_Stored items_:
------------------------------------------------------------------------
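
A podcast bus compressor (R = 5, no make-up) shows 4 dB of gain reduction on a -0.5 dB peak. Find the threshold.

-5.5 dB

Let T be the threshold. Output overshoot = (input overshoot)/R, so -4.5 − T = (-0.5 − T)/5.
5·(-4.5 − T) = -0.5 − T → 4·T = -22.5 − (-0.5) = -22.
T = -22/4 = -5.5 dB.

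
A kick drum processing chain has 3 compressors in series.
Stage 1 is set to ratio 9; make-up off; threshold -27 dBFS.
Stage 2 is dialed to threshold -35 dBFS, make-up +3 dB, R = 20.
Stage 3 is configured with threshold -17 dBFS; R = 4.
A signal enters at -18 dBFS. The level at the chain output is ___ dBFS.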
------------------------------------------------------------------------
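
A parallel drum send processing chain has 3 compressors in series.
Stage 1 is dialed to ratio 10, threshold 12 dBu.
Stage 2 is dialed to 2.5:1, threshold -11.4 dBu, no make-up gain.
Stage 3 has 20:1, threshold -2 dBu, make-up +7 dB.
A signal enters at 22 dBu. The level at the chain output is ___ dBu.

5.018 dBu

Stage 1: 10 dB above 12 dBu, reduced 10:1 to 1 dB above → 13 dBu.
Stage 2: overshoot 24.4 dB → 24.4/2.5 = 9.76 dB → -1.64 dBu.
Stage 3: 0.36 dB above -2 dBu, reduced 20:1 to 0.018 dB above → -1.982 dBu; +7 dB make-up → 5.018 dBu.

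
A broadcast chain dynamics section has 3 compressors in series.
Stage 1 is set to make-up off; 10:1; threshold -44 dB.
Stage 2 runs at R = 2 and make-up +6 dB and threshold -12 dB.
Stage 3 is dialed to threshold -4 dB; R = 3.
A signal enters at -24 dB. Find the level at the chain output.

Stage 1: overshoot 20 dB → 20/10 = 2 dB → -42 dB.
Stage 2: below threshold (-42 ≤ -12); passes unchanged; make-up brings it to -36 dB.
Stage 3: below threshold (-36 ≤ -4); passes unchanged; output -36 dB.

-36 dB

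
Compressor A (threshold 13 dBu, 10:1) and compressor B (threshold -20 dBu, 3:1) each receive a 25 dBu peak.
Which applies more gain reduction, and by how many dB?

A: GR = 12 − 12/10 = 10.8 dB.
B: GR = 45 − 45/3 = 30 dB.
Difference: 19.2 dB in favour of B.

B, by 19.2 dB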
------------------------------------------------------------------------
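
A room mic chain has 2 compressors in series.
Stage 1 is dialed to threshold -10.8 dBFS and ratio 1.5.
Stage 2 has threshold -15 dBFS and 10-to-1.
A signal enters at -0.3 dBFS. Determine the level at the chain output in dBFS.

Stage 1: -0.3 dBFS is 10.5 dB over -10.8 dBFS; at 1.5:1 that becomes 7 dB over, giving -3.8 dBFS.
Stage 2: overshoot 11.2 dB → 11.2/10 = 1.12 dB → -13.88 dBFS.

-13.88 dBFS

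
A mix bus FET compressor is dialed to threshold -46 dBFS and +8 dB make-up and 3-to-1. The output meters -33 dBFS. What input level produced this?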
------------------------------------------------------------------------
_Assignment_: As listed above, the lines from the line with "A podcast bus" to the line with "A signal enters at -18" are to be echoed exactly, with both ends included and nothing added.

_Response to this task_:
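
A podcast bus compressor (R = 5, no make-up) shows 4 dB of gain reduction on a -0.5 dB peak. Find the threshold.

-5.5 dB

Let T be the threshold. Output overshoot = (input overshoot)/R, so -4.5 − T = (-0.5 − T)/5.
5·(-4.5 − T) = -0.5 − T → 4·T = -22.5 − (-0.5) = -22.
T = -22/4 = -5.5 dB.

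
A kick drum processing chain has 3 compressors in series.
Stage 1 is set to ratio 9; make-up off; threshold -27 dBFS.
Stage 2 is dialed to threshold -35 dBFS, make-up +3 dB, R = 20.
Stage 3 is configured with threshold -17 dBFS; R = 4.
A signal enters at -18 dBFS. The level at the chain output is ___ dBFS.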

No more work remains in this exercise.